*THE RECORDS*

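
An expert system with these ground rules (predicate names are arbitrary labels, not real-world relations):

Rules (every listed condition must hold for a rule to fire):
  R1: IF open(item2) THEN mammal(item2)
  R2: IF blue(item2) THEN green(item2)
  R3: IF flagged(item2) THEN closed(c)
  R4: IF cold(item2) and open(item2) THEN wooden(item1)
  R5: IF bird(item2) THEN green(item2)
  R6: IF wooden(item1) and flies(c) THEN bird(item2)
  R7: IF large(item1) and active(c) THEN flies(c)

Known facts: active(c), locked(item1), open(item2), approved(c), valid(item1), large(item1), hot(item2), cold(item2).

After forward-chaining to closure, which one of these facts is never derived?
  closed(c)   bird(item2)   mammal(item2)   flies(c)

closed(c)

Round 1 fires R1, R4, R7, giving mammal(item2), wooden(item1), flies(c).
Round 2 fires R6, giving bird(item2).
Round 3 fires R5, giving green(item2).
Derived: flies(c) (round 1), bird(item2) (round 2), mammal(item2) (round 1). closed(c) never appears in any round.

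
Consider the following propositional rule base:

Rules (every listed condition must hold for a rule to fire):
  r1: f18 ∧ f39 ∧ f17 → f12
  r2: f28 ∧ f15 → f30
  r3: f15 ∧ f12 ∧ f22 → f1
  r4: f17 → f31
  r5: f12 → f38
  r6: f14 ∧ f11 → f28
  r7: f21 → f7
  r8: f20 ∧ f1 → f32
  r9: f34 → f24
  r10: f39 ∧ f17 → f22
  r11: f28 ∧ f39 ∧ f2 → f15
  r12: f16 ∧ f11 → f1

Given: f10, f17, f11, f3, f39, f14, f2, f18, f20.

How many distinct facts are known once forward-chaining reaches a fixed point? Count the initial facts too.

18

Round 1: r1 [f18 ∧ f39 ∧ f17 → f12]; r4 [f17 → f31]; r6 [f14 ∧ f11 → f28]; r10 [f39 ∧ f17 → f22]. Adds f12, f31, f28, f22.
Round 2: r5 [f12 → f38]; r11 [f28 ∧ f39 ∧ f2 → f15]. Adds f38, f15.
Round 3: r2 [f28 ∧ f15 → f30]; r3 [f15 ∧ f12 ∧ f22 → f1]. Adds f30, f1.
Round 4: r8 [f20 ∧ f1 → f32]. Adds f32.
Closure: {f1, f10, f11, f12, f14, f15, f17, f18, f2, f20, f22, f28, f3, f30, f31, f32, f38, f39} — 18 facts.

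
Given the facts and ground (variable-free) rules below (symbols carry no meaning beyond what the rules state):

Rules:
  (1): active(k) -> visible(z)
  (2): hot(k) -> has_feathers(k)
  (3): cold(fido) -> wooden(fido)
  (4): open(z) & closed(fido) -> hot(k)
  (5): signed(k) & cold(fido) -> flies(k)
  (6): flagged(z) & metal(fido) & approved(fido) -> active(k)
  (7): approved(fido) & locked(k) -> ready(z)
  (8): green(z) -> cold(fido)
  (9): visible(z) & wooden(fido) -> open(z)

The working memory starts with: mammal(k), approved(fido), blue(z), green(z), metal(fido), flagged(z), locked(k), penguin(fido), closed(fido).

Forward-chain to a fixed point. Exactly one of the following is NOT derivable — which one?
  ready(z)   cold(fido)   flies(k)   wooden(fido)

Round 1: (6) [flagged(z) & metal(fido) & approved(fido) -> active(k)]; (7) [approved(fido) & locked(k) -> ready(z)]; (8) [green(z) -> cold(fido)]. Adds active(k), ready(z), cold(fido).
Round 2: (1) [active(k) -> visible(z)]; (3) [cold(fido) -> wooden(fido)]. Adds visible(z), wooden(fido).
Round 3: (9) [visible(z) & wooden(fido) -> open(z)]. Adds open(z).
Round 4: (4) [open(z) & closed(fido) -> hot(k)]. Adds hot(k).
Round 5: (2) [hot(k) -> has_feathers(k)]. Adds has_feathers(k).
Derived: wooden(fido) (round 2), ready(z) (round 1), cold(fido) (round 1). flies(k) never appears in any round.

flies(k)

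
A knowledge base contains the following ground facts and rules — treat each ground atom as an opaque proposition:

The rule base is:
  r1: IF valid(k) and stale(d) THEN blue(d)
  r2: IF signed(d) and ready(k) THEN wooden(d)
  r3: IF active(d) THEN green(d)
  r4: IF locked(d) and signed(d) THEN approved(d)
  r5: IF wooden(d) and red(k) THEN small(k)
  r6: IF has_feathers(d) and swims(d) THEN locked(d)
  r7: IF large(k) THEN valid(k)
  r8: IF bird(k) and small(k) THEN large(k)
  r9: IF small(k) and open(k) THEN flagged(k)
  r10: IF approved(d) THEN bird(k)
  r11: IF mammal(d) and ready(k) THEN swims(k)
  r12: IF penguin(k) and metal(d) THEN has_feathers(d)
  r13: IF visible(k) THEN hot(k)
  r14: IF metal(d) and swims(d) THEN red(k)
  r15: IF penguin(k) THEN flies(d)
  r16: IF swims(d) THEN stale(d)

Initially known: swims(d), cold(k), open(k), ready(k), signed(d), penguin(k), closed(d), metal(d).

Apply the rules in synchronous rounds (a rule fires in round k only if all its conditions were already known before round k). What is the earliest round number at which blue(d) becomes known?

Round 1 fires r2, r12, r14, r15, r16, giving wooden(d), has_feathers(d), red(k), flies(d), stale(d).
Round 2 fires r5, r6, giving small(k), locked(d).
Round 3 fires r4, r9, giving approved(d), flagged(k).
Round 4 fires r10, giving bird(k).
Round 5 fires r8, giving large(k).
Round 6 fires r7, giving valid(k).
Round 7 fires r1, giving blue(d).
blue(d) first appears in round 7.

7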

*WHAT YOU WILL DO*
Wherever the word "signed" turns up in the records above, copy the line that holds it.

*FINISHED EXERCISE*
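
  (5): signed(k) & cold(fido) -> flies(k)
  r2: IF signed(d) and ready(k) THEN wooden(d)
  r4: IF locked(d) and signed(d) THEN approved(d)
Initially known: swims(d), cold(k), open(k), ready(k), signed(d), penguin(k), closed(d), metal(d).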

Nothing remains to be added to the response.